» **DATA EXTRACT**
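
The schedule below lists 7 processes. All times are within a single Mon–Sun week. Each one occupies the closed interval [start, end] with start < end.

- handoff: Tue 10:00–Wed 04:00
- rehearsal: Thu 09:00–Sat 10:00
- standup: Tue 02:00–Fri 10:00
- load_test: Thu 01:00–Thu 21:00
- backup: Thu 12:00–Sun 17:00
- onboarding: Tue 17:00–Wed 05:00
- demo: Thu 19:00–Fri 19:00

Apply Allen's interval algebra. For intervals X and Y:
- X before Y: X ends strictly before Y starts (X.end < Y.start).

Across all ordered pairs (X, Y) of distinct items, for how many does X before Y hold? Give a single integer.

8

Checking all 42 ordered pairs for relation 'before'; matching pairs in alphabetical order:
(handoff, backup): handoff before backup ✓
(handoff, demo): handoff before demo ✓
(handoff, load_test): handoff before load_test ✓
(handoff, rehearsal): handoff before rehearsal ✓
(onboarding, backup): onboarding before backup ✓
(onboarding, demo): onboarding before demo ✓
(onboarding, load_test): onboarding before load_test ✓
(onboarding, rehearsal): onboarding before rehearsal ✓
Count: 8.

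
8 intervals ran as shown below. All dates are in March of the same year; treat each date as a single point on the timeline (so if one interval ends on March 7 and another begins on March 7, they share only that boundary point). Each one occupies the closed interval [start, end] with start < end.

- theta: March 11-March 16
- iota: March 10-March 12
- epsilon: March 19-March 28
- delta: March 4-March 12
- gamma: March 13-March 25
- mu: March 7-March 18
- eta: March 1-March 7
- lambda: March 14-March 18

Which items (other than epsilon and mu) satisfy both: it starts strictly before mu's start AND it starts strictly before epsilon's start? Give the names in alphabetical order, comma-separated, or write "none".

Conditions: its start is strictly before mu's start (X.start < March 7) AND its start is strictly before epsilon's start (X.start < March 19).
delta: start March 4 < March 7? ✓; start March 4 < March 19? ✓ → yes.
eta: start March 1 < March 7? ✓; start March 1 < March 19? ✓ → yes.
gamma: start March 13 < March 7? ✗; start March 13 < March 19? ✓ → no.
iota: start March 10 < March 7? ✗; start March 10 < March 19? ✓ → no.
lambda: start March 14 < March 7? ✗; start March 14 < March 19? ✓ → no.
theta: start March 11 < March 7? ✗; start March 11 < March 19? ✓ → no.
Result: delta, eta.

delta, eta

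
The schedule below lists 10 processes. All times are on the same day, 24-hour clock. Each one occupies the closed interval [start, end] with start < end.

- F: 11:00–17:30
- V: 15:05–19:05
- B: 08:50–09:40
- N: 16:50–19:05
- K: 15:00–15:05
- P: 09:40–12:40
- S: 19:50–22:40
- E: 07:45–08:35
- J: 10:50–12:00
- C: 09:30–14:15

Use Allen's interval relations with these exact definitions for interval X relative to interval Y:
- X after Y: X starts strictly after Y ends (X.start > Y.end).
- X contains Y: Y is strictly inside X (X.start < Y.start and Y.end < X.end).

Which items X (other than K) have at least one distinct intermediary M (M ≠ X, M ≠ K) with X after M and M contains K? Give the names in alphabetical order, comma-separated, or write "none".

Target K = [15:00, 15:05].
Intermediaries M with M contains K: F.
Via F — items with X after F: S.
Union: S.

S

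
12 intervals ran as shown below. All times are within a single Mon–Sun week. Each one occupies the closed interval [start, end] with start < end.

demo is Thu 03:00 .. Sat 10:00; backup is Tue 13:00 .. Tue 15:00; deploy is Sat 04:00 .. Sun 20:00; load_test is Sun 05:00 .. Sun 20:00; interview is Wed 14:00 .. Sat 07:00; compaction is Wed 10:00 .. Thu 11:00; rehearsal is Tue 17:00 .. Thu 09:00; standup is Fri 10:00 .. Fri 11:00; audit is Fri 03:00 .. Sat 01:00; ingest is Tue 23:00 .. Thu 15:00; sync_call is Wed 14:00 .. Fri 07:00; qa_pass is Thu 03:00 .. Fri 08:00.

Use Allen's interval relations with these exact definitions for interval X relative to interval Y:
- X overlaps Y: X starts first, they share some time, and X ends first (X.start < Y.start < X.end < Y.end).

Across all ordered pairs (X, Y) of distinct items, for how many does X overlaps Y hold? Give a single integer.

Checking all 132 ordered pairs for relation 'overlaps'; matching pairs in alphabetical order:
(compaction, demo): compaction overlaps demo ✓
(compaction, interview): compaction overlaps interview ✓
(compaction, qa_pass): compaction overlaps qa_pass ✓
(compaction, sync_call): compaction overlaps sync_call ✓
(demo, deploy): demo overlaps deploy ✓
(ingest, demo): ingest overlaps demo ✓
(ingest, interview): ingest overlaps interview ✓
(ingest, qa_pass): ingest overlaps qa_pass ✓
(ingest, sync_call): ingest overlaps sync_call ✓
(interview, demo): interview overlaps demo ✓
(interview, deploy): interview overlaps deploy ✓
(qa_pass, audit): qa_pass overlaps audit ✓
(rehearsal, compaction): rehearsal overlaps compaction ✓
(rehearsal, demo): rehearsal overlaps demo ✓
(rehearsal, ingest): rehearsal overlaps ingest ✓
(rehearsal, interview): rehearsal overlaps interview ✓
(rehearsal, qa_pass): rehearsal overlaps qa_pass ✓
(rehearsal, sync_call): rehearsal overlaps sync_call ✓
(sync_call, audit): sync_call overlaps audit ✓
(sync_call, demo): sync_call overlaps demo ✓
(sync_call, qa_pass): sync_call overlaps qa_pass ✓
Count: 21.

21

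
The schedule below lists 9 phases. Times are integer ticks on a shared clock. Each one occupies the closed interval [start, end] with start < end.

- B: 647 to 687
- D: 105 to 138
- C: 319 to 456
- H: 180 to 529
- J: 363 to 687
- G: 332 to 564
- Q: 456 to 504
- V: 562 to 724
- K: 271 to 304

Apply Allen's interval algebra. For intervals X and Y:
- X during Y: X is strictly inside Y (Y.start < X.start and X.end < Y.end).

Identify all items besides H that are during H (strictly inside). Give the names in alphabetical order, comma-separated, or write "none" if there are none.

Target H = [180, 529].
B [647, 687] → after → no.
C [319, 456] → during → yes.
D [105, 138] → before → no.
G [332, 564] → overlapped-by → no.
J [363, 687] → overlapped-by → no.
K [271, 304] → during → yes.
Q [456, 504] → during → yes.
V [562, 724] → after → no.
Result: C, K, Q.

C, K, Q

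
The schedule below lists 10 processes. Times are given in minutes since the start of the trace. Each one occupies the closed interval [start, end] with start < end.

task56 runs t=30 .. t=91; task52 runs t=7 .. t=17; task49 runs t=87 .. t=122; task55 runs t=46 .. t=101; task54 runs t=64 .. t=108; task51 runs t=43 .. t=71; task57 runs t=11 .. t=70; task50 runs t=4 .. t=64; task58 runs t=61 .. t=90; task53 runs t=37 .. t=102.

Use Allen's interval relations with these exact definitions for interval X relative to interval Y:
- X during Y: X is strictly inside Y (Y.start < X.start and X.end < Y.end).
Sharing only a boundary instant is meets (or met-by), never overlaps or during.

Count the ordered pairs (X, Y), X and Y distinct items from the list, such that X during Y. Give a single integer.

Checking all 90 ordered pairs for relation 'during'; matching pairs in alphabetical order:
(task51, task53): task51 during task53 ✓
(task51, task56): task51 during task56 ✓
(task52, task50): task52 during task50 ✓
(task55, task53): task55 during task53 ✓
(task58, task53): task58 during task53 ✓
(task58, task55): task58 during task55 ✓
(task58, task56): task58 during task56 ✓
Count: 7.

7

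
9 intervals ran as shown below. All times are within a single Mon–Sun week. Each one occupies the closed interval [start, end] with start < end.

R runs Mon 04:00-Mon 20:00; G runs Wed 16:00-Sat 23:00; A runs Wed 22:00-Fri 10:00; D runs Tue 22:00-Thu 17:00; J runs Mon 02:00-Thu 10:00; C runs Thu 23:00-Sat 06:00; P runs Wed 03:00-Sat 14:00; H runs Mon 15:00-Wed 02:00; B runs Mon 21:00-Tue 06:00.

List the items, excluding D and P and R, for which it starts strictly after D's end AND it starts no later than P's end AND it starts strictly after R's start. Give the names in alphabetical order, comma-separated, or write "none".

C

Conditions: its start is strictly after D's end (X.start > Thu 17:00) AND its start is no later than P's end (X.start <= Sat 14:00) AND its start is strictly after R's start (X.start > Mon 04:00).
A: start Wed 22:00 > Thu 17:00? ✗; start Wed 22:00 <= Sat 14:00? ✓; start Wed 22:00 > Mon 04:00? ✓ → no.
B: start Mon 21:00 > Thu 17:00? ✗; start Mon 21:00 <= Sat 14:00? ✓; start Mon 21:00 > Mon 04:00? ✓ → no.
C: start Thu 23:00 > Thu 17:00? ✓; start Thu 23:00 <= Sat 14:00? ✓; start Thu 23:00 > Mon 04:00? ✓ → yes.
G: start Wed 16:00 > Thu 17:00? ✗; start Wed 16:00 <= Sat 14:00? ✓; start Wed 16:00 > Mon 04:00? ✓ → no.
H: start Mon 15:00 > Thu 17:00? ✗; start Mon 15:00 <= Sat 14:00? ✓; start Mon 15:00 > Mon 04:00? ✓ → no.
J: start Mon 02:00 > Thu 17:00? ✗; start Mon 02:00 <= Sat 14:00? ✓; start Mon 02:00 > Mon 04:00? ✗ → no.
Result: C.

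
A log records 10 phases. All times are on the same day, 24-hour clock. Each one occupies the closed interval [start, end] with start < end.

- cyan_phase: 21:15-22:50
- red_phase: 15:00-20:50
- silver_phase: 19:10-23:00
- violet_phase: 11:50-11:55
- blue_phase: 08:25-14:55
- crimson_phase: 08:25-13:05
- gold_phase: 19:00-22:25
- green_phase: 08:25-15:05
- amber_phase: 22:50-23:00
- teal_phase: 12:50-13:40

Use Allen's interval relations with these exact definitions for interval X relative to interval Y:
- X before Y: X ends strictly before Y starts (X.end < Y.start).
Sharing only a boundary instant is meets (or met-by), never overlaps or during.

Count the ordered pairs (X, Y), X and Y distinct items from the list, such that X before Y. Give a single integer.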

» **TASK INSTRUCTIONS**
Each line of the material that contains the string "within" has to be copied out.

» **SOLUTION FOR THIS EXERCISE**
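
The schedule below lists 7 processes. All times are within a single Mon–Sun week. Each one occupies the closed interval [start, end] with start < end.
12 intervals ran as shown below. All times are within a single Mon–Sun week. Each one occupies the closed interval [start, end] with start < end.
9 intervals ran as shown below. All times are within a single Mon–Sun week. Each one occupies the closed interval [start, end] with start < end.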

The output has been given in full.